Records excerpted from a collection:

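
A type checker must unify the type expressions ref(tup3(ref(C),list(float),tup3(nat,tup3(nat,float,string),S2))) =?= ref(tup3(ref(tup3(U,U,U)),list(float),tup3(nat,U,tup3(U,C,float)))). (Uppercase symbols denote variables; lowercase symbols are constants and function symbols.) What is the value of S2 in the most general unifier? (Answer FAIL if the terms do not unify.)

tup3(tup3(nat,float,string),tup3(tup3(nat,float,string),tup3(nat,float,string),tup3(nat,float,string)),float)

Decompose ref/1: tup3(ref(C),list(float),tup3(nat,tup3(nat,float,string),S2)) =?= tup3(ref(tup3(U,U,U)),list(float),tup3(nat,U,tup3(U,C,float))).
Decompose tup3/3: ref(C) =?= ref(tup3(U,U,U)),  list(float) =?= list(float),  tup3(nat,tup3(nat,float,string),S2) =?= tup3(nat,U,tup3(U,C,float)).
Decompose ref/1: C =?= tup3(U,U,U).
Bind C := tup3(U,U,U); substituting into the one remaining equation that mentions C gives: tup3(nat,tup3(nat,float,string),S2) =?= tup3(nat,U,tup3(U,tup3(U,U,U),float)).
Delete trivial equation list(float) =?= list(float).
Decompose tup3/3: nat =?= nat,  tup3(nat,float,string) =?= U,  S2 =?= tup3(U,tup3(U,U,U),float).
Delete trivial equation nat =?= nat.
Bind U := tup3(nat,float,string); substituting into the remaining equation gives: S2 =?= tup3(tup3(nat,float,string),tup3(tup3(nat,float,string),tup3(nat,float,string),tup3(nat,float,string)),float). Substituting into the earlier binding gives C := tup3(tup3(nat,float,string),tup3(nat,float,string),tup3(nat,float,string)).
Bind S2 := tup3(tup3(nat,float,string),tup3(tup3(nat,float,string),tup3(nat,float,string),tup3(nat,float,string)),float).
MGU = { C := tup3(tup3(nat,float,string),tup3(nat,float,string),tup3(nat,float,string)), U := tup3(nat,float,string), S2 := tup3(tup3(nat,float,string),tup3(tup3(nat,float,string),tup3(nat,float,string),tup3(nat,float,string)),float) }, so S2 := tup3(tup3(nat,float,string),tup3(tup3(nat,float,string),tup3(nat,float,string),tup3(nat,float,string)),float).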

Work required
Your task is an exact transcription of every line above.

Response to this exercise
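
A type checker must unify the type expressions ref(tup3(ref(C),list(float),tup3(nat,tup3(nat,float,string),S2))) =?= ref(tup3(ref(tup3(U,U,U)),list(float),tup3(nat,U,tup3(U,C,float)))). (Uppercase symbols denote variables; lowercase symbols are constants and function symbols.) What is the value of S2 in the most general unifier? (Answer FAIL if the terms do not unify.)

tup3(tup3(nat,float,string),tup3(tup3(nat,float,string),tup3(nat,float,string),tup3(nat,float,string)),float)

Decompose ref/1: tup3(ref(C),list(float),tup3(nat,tup3(nat,float,string),S2)) =?= tup3(ref(tup3(U,U,U)),list(float),tup3(nat,U,tup3(U,C,float))).
Decompose tup3/3: ref(C) =?= ref(tup3(U,U,U)),  list(float) =?= list(float),  tup3(nat,tup3(nat,float,string),S2) =?= tup3(nat,U,tup3(U,C,float)).
Decompose ref/1: C =?= tup3(U,U,U).
Bind C := tup3(U,U,U); substituting into the one remaining equation that mentions C gives: tup3(nat,tup3(nat,float,string),S2) =?= tup3(nat,U,tup3(U,tup3(U,U,U),float)).
Delete trivial equation list(float) =?= list(float).
Decompose tup3/3: nat =?= nat,  tup3(nat,float,string) =?= U,  S2 =?= tup3(U,tup3(U,U,U),float).
Delete trivial equation nat =?= nat.
Bind U := tup3(nat,float,string); substituting into the remaining equation gives: S2 =?= tup3(tup3(nat,float,string),tup3(tup3(nat,float,string),tup3(nat,float,string),tup3(nat,float,string)),float). Substituting into the earlier binding gives C := tup3(tup3(nat,float,string),tup3(nat,float,string),tup3(nat,float,string)).
Bind S2 := tup3(tup3(nat,float,string),tup3(tup3(nat,float,string),tup3(nat,float,string),tup3(nat,float,string)),float).
MGU = { C := tup3(tup3(nat,float,string),tup3(nat,float,string),tup3(nat,float,string)), U := tup3(nat,float,string), S2 := tup3(tup3(nat,float,string),tup3(tup3(nat,float,string),tup3(nat,float,string),tup3(nat,float,string)),float) }, so S2 := tup3(tup3(nat,float,string),tup3(tup3(nat,float,string),tup3(nat,float,string),tup3(nat,float,string)),float).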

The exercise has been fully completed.